ABOUT THIS TASK
Look through the data below and extract, unchanged, the lines from the one that contains "The Lormarsh Court of Common Pleas will" to the one that contains "Case summary. Edda", both included.

─── MATERIAL PROVIDED

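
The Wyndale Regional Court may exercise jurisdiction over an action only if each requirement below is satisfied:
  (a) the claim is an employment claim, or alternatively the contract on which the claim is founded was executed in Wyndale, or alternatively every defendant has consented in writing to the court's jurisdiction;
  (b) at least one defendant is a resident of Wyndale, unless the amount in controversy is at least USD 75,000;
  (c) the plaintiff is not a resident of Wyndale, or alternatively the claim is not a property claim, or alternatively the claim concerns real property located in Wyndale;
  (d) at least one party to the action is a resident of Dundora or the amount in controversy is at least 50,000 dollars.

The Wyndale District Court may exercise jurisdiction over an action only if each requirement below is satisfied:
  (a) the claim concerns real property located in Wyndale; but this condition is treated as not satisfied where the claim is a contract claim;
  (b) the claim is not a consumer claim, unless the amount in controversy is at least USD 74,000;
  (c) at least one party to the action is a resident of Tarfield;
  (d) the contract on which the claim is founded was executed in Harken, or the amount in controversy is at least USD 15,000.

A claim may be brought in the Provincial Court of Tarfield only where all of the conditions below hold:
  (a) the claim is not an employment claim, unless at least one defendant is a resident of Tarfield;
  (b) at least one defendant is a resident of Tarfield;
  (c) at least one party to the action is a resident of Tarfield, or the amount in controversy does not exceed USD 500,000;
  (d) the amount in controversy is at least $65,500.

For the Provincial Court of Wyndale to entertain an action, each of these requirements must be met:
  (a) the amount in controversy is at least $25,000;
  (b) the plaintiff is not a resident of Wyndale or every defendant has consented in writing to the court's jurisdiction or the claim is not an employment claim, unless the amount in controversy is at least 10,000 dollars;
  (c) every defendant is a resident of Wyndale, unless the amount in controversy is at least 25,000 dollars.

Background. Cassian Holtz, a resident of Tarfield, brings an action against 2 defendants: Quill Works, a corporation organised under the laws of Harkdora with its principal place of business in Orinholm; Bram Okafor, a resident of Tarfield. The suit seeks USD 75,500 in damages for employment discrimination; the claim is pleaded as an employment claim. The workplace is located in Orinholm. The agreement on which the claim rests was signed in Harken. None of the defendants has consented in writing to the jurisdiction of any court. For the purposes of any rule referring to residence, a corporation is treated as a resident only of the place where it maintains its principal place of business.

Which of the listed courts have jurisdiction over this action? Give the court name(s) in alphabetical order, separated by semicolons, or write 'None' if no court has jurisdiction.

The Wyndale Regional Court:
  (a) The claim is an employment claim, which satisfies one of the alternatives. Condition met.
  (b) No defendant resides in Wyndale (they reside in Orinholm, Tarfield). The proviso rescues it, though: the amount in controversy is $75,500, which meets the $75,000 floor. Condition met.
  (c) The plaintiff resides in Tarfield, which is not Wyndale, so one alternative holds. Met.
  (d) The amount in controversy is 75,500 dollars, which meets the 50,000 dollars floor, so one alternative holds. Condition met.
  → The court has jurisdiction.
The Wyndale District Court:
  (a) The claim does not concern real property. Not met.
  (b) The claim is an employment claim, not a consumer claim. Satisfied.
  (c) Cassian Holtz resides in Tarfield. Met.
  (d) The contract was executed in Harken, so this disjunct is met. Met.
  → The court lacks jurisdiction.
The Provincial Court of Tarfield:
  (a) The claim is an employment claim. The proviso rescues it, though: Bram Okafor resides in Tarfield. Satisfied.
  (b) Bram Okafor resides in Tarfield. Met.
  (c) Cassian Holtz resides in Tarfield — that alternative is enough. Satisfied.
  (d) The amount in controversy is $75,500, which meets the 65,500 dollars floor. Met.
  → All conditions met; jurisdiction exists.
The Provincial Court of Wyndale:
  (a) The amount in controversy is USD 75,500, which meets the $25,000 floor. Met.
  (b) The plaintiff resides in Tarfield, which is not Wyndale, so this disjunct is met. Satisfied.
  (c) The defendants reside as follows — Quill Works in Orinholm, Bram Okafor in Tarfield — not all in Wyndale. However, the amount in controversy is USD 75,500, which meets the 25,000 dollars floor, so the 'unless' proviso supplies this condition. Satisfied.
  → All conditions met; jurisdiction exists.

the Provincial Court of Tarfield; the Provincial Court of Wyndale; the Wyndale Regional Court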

──────
─── MATERIAL PROVIDED

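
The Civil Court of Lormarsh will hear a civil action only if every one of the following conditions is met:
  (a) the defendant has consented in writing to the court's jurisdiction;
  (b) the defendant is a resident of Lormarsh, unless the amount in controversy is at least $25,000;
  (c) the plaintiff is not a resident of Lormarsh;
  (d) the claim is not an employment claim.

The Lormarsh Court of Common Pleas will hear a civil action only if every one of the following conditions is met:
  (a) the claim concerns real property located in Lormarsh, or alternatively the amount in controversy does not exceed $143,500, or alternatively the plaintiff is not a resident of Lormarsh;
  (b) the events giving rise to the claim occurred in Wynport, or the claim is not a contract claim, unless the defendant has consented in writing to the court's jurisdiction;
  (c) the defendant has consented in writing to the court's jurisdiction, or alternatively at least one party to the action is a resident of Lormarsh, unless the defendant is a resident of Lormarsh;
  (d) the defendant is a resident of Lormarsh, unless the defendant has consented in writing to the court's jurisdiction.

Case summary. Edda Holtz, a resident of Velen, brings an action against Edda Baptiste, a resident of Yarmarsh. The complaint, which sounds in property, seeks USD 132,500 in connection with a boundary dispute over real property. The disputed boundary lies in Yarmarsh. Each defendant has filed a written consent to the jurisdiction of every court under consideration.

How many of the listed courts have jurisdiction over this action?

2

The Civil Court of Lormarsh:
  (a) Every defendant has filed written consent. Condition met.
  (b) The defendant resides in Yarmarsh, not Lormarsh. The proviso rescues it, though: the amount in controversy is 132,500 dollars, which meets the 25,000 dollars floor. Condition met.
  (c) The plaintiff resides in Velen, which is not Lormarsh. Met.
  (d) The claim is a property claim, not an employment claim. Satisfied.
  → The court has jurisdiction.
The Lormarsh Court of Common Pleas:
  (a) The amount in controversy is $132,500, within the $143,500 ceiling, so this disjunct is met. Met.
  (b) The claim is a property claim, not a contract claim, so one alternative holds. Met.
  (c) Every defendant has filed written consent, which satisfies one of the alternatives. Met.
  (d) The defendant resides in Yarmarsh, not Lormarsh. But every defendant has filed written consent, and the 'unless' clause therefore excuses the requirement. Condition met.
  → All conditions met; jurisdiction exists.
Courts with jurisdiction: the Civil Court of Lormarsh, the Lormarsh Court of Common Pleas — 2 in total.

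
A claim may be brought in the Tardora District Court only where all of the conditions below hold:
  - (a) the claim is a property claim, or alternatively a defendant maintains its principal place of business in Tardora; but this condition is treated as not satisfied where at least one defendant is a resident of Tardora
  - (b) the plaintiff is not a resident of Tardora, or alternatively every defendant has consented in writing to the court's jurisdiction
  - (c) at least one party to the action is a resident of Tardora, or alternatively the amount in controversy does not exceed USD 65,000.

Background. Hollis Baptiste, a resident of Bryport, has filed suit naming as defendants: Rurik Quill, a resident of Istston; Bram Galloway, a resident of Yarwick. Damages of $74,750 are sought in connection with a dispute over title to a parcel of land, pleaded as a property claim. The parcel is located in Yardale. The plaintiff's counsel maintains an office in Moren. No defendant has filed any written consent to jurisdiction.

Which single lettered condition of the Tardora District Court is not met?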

──────

ANSWER BELOW
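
The Lormarsh Court of Common Pleas will hear a civil action only if every one of the following conditions is met:
  (a) the claim concerns real property located in Lormarsh, or alternatively the amount in controversy does not exceed $143,500, or alternatively the plaintiff is not a resident of Lormarsh;
  (b) the events giving rise to the claim occurred in Wynport, or the claim is not a contract claim, unless the defendant has consented in writing to the court's jurisdiction;
  (c) the defendant has consented in writing to the court's jurisdiction, or alternatively at least one party to the action is a resident of Lormarsh, unless the defendant is a resident of Lormarsh;
  (d) the defendant is a resident of Lormarsh, unless the defendant has consented in writing to the court's jurisdiction.

Case summary. Edda Holtz, a resident of Velen, brings an action against Edda Baptiste, a resident of Yarmarsh. The complaint, which sounds in property, seeks USD 132,500 in connection with a boundary dispute over real property. The disputed boundary lies in Yarmarsh. Each defendant has filed a written consent to the jurisdiction of every court under consideration.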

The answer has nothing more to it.